- Directions for this task
Beneath this sentence is a set of records; write each of them out exactly.

- Supplied material

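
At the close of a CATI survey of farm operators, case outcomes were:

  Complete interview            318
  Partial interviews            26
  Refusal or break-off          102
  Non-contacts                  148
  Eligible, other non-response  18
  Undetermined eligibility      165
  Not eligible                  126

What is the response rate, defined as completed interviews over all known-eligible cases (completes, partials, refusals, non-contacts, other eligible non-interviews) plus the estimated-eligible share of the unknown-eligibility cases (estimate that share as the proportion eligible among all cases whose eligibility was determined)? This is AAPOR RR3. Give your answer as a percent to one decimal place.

Num: 318
Known eligible: 318 + 26 + 102 + 148 + 18 = 612
e = 612 / (612 + 126) = 612 / 738 = 0.8293
Estimated eligible among unknowns: 0.8293 × 165 = 136.83
Denominator: 612 + 136.83 = 748.83
RR3 = 318 / 748.83 = 0.4247

42.5%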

- Response below
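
At the close of a CATI survey of farm operators, case outcomes were:

  Complete interview            318
  Partial interviews            26
  Refusal or break-off          102
  Non-contacts                  148
  Eligible, other non-response  18
  Undetermined eligibility      165
  Not eligible                  126

What is the response rate, defined as completed interviews over all known-eligible cases (completes, partials, refusals, non-contacts, other eligible non-interviews) plus the estimated-eligible share of the unknown-eligibility cases (estimate that share as the proportion eligible among all cases whose eligibility was determined)? This is AAPOR RR3. Give your answer as a percent to one decimal place.

Num: 318
Known eligible: 318 + 26 + 102 + 148 + 18 = 612
e = 612 / (612 + 126) = 612 / 738 = 0.8293
Estimated eligible among unknowns: 0.8293 × 165 = 136.83
Denominator: 612 + 136.83 = 748.83
RR3 = 318 / 748.83 = 0.4247

42.5%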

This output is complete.